··· Data section ···

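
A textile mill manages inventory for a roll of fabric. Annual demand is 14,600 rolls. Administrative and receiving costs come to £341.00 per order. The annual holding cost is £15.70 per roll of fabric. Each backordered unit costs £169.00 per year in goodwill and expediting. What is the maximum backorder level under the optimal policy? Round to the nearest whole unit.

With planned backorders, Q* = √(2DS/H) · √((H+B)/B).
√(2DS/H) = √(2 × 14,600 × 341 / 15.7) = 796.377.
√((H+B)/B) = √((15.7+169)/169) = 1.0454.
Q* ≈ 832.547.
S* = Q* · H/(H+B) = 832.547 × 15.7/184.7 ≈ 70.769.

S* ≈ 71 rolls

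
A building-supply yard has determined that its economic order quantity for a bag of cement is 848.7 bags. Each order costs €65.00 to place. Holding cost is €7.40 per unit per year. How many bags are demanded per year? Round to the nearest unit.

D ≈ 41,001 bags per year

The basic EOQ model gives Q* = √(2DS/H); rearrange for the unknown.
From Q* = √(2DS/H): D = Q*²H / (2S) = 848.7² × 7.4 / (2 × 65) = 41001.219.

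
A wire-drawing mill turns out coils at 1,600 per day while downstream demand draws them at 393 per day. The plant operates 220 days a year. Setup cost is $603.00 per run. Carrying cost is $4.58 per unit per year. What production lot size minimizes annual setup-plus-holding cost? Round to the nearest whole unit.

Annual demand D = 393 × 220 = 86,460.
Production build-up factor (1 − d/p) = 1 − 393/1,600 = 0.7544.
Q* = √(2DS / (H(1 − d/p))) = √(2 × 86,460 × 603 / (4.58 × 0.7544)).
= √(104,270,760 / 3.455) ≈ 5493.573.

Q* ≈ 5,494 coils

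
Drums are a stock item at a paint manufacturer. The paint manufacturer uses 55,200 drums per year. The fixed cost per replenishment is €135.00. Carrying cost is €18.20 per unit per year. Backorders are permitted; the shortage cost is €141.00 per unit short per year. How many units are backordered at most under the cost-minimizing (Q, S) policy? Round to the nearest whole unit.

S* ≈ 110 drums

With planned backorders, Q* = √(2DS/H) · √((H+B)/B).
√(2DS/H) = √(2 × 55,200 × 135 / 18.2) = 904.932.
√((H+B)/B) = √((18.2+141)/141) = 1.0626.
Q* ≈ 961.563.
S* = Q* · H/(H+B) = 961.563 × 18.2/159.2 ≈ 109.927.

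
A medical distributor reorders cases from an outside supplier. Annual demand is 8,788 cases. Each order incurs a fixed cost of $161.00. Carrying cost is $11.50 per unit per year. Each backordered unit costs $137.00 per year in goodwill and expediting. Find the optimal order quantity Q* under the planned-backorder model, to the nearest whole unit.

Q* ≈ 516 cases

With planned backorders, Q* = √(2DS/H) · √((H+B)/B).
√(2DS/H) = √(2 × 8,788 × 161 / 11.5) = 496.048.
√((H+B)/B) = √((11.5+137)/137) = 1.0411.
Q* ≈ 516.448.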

···
··· Data section ···

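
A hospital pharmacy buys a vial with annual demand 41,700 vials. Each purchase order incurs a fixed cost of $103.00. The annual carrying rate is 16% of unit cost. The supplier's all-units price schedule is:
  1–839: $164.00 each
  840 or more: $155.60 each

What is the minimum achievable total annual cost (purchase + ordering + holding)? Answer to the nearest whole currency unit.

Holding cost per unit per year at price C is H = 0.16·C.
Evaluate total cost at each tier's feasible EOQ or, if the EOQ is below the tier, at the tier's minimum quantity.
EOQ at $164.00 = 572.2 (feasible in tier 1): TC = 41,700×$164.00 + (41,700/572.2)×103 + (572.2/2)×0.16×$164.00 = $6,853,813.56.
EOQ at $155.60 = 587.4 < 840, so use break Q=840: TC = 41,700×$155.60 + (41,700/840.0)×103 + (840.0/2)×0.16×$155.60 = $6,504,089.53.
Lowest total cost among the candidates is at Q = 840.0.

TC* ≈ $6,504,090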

···
··· Data section ···

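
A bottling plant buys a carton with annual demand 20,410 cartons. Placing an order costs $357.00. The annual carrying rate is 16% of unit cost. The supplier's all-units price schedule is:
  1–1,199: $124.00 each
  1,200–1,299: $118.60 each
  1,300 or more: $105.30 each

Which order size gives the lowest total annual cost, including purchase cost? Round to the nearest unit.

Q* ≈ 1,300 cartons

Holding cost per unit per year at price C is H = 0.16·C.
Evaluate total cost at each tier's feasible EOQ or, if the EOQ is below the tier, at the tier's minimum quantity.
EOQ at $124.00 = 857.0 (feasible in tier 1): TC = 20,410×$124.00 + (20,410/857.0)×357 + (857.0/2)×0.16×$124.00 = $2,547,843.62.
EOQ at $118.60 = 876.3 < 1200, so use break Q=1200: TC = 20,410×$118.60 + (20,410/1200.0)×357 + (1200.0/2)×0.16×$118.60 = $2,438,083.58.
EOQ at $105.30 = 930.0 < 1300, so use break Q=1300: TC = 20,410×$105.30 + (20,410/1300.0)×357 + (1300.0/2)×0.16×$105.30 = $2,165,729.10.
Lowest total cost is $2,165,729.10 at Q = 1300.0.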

···

- **Exercise objective**:
Among the entries above, copy exactly only the lines starting with the one containing "A hospital pharmacy" and going through the one containing "840 or more: $155.60 each", both ends included.

- **Task response**:
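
A hospital pharmacy buys a vial with annual demand 41,700 vials. Each purchase order incurs a fixed cost of $103.00. The annual carrying rate is 16% of unit cost. The supplier's all-units price schedule is:
  1–839: $164.00 each
  840 or more: $155.60 each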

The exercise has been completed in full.